• **WHAT TO DO**:
Scan the entries below. Report each line where the string "flight" occurs.

[Collected data]
******************************

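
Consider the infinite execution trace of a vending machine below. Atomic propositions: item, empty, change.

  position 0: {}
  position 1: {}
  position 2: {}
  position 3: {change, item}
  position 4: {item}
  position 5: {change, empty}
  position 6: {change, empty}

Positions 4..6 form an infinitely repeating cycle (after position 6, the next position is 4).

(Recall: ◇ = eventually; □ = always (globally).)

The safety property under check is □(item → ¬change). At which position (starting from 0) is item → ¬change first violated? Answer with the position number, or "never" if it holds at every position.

Check item → ¬change at each position in order: 0 ✓, 1 ✓, 2 ✓.
At position 3 the labels are {change, item}, so item → ¬change is false there. This is the first violation.

3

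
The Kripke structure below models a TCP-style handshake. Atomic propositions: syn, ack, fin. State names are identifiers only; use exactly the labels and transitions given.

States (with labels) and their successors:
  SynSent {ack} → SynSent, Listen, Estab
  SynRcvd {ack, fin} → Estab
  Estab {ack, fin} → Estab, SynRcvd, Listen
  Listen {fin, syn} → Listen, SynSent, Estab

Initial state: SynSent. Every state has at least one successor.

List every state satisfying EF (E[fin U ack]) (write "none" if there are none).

States satisfying E[fin U ack]: {SynSent, SynRcvd, Estab, Listen}.
States satisfying EF (E[fin U ack]): {SynSent, SynRcvd, Estab, Listen}.

{SynSent, SynRcvd, Estab, Listen}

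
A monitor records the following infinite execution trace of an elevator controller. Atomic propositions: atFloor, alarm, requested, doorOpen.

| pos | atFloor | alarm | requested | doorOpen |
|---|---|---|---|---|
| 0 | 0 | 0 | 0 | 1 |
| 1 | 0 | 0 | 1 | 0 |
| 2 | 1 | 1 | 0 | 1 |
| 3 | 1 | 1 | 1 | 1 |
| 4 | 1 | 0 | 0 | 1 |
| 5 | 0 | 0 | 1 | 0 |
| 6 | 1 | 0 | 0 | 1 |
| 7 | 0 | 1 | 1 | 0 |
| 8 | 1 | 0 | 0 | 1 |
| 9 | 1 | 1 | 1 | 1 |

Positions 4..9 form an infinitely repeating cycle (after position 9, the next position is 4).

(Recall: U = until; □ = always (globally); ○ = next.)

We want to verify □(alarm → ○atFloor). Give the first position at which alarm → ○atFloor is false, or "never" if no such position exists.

never

alarm → ○atFloor holds at every position 0..9, and those are all the positions the trace ever visits, so the invariant □(alarm → ○atFloor) is never violated.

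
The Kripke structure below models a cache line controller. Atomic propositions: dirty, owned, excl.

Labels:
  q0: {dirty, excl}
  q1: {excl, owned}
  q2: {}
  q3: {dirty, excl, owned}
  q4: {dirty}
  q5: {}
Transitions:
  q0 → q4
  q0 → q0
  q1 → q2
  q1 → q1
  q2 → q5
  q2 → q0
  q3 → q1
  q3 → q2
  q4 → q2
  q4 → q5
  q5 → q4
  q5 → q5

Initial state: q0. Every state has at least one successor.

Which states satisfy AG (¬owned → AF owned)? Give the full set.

none

States satisfying ¬owned → AF owned: {q1, q3}.
States satisfying AG (¬owned → AF owned): ∅.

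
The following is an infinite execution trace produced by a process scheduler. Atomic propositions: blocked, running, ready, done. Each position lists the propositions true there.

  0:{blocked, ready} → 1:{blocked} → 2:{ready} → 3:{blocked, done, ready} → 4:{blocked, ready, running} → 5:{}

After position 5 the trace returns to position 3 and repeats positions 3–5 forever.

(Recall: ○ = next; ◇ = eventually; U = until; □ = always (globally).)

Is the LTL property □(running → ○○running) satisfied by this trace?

running → ○○running must hold at every position from 0 onward. It fails at position 4, so □(running → ○○running) is false.
Positions where running holds: 4.
Check ○○running at each: 4→fails.

Violated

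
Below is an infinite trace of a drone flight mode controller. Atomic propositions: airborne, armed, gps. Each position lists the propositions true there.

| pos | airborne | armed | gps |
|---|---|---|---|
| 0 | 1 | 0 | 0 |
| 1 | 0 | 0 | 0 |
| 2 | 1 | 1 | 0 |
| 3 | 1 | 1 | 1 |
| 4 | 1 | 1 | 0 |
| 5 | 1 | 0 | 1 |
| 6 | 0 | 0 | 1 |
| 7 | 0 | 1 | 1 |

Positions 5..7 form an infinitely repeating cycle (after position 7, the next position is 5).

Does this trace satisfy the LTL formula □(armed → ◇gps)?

armed → ◇gps holds at every position 0..7, and those are all positions ever visited, so □(armed → ◇gps) holds.
Positions where armed holds: 2, 3, 4, 7.
Check ◇gps at each: 2→ok, 3→ok, 4→ok, 7→ok.

Holds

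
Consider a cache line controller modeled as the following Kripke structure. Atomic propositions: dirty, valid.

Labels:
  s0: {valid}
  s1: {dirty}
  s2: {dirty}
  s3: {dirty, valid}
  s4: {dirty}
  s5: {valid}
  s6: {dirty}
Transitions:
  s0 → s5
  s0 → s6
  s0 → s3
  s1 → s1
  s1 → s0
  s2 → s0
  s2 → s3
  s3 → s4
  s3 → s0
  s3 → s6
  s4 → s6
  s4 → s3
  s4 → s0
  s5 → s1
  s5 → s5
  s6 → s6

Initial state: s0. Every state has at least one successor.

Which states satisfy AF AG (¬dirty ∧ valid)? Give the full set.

States satisfying AG (¬dirty ∧ valid): ∅.
States satisfying AF AG (¬dirty ∧ valid): ∅.

none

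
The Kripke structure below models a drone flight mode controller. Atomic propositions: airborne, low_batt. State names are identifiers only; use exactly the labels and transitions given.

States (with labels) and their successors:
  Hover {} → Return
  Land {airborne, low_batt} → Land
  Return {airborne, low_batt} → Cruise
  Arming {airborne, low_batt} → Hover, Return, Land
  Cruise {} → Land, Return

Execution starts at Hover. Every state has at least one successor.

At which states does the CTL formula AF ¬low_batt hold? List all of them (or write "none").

States satisfying ¬low_batt: {Hover, Cruise}.
States satisfying AF ¬low_batt: {Hover, Return, Cruise}.

{Hover, Return, Cruise}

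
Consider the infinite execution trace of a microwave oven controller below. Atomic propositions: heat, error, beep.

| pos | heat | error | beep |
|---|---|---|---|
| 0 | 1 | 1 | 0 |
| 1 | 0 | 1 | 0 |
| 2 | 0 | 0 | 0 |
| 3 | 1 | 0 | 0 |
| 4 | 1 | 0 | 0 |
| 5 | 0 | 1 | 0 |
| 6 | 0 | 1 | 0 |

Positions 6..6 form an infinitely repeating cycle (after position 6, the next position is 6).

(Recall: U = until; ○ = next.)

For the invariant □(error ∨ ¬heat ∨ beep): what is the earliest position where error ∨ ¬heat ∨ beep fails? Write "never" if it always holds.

3

Check error ∨ ¬heat ∨ beep at each position in order: 0 ✓, 1 ✓, 2 ✓.
At position 3 the labels are {heat}, so error ∨ ¬heat ∨ beep is false there. This is the first violation.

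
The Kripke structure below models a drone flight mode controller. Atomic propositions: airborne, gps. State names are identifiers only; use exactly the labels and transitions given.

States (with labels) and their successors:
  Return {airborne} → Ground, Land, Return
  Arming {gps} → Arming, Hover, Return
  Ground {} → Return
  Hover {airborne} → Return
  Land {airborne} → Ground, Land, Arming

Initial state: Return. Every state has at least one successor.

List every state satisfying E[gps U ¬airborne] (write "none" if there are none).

{Arming, Ground}

States satisfying gps: {Arming}.
States satisfying ¬airborne: {Arming, Ground}.
States satisfying E[gps U ¬airborne]: {Arming, Ground}.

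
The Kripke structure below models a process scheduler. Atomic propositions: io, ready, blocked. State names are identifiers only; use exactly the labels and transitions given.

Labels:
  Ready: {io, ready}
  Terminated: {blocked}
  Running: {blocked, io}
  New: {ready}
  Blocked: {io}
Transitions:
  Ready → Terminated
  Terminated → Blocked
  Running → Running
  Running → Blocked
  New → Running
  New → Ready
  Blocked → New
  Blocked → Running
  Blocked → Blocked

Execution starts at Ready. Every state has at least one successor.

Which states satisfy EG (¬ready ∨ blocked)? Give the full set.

{Terminated, Running, Blocked}

States satisfying ¬ready ∨ blocked: {Terminated, Running, Blocked}.
States satisfying EG (¬ready ∨ blocked): {Terminated, Running, Blocked}.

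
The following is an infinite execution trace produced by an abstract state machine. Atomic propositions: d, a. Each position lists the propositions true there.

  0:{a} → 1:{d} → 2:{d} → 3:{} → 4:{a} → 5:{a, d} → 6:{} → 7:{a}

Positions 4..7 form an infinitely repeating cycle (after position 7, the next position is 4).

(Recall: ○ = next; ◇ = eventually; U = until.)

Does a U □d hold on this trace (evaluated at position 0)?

Walking from position 0: at position 1, □d has not yet held and a fails, so a U □d is false.

Violated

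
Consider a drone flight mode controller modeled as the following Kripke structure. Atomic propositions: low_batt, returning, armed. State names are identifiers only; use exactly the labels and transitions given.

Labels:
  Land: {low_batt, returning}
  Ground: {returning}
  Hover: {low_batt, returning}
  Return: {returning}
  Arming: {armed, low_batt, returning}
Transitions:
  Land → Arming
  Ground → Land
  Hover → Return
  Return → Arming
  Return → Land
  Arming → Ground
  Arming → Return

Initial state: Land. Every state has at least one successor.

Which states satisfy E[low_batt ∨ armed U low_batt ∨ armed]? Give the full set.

{Land, Hover, Arming}

States satisfying low_batt ∨ armed: {Land, Hover, Arming}.
States satisfying E[low_batt ∨ armed U low_batt ∨ armed]: {Land, Hover, Arming}.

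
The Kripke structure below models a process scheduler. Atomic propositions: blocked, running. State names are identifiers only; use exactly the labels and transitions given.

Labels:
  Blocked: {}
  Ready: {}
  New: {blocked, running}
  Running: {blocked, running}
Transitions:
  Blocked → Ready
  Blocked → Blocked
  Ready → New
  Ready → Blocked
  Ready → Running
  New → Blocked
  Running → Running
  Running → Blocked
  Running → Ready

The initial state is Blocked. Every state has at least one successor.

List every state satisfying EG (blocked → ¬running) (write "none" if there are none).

States satisfying blocked → ¬running: {Blocked, Ready}.
States satisfying EG (blocked → ¬running): {Blocked, Ready}.

{Blocked, Ready}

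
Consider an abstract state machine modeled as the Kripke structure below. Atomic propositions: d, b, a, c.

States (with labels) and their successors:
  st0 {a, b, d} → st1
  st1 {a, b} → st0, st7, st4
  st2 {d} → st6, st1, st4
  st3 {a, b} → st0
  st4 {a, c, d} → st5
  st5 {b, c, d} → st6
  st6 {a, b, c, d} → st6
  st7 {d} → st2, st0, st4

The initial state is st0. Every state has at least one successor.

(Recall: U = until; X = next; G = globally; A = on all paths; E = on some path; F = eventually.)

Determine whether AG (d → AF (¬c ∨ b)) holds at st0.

Yes

States satisfying d → AF (¬c ∨ b): {st0, st1, st2, st3, st4, st5, st6, st7}.
States satisfying AG (d → AF (¬c ∨ b)): {st0, st1, st2, st3, st4, st5, st6, st7}.
Every state reachable from st0 satisfies d → AF (¬c ∨ b).
st0 ∈ Sat(AG (d → AF (¬c ∨ b))).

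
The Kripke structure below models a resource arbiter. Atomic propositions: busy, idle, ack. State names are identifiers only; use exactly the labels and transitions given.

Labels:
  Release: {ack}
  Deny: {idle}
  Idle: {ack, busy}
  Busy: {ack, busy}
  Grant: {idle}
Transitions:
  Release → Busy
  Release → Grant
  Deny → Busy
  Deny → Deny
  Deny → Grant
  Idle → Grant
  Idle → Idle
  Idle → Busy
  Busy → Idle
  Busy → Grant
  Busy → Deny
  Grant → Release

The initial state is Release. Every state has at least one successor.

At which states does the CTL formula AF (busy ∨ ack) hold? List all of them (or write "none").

States satisfying busy ∨ ack: {Release, Idle, Busy}.
States satisfying AF (busy ∨ ack): {Release, Idle, Busy, Grant}.

{Release, Idle, Busy, Grant}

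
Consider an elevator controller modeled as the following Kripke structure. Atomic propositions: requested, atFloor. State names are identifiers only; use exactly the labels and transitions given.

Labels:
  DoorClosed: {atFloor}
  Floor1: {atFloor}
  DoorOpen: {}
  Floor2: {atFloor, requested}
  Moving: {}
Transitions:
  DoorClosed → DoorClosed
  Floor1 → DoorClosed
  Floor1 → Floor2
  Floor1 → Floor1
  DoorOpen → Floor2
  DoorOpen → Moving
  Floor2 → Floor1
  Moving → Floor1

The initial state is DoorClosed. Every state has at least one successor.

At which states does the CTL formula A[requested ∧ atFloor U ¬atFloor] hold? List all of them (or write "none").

{DoorOpen, Moving}

States satisfying requested ∧ atFloor: {Floor2}.
States satisfying ¬atFloor: {DoorOpen, Moving}.
States satisfying A[requested ∧ atFloor U ¬atFloor]: {DoorOpen, Moving}.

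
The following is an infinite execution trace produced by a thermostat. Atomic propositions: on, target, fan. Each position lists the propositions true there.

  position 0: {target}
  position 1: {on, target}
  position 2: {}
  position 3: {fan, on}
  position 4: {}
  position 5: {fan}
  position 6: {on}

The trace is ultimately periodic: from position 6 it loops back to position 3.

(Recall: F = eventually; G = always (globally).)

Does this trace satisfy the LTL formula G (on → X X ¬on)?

Does not hold

on → X X ¬on must hold at every position from 0 onward. It fails at position 1, so G (on → X X ¬on) is false.
Positions where on holds: 1, 3, 6.
Check X X ¬on at each: 1→fails, 3→ok, 6→ok.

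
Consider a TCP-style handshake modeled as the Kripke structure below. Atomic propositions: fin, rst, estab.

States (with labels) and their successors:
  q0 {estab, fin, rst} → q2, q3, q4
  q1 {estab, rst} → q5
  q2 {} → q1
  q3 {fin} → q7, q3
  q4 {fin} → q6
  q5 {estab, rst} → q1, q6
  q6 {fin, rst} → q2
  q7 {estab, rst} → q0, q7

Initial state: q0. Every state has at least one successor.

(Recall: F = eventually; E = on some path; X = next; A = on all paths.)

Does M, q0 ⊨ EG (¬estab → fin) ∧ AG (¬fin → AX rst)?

States satisfying ¬estab → fin: {q0, q1, q3, q4, q5, q6, q7}.
States satisfying EG (¬estab → fin): {q0, q1, q3, q5, q7}.
States satisfying ¬fin → AX rst: {q0, q1, q2, q3, q4, q5, q6, q7}.
States satisfying AG (¬fin → AX rst): {q0, q1, q2, q3, q4, q5, q6, q7}.
States satisfying EG (¬estab → fin) ∧ AG (¬fin → AX rst): {q0, q1, q3, q5, q7}.
q0 ∈ Sat(EG (¬estab → fin) ∧ AG (¬fin → AX rst)).

Holds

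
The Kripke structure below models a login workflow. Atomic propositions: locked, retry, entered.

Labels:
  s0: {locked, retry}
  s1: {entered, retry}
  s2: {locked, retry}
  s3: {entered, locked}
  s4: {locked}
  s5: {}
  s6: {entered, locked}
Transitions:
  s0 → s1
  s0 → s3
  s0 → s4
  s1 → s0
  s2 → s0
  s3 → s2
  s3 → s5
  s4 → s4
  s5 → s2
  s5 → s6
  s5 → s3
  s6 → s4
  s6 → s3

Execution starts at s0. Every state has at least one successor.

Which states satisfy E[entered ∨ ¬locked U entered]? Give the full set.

States satisfying entered ∨ ¬locked: {s1, s3, s5, s6}.
States satisfying entered: {s1, s3, s6}.
States satisfying E[entered ∨ ¬locked U entered]: {s1, s3, s5, s6}.

{s1, s3, s5, s6}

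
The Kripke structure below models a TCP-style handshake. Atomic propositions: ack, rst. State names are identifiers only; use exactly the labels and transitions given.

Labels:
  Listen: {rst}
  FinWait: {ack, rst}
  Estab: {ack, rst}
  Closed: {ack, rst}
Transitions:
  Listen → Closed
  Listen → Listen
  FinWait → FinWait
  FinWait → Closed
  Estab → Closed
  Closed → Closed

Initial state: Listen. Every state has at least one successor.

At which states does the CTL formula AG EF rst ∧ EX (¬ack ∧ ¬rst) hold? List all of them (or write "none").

none

States satisfying EF rst: {Listen, FinWait, Estab, Closed}.
States satisfying AG EF rst: {Listen, FinWait, Estab, Closed}.
States satisfying ¬ack ∧ ¬rst: ∅.
States satisfying EX (¬ack ∧ ¬rst): ∅.
States satisfying AG EF rst ∧ EX (¬ack ∧ ¬rst): ∅.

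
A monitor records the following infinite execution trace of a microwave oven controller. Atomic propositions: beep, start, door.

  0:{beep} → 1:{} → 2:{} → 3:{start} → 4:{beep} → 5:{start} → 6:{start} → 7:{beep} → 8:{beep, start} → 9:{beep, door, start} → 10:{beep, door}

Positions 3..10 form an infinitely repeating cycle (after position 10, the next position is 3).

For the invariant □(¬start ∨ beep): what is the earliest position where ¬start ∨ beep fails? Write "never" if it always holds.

3

Check ¬start ∨ beep at each position in order: 0 ✓, 1 ✓, 2 ✓.
At position 3 the labels are {start}, so ¬start ∨ beep is false there. This is the first violation.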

******************************

• **ANSWER SPACE**:
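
Below is an infinite trace of a drone flight mode controller. Atomic propositions: airborne, armed, gps. Each position lists the propositions true there.
The Kripke structure below models a drone flight mode controller. Atomic propositions: airborne, low_batt. State names are identifiers only; use exactly the labels and transitions given.
The Kripke structure below models a drone flight mode controller. Atomic propositions: airborne, gps. State names are identifiers only; use exactly the labels and transitions given.
Consider a drone flight mode controller modeled as the following Kripke structure. Atomic propositions: low_batt, returning, armed. State names are identifiers only; use exactly the labels and transitions given.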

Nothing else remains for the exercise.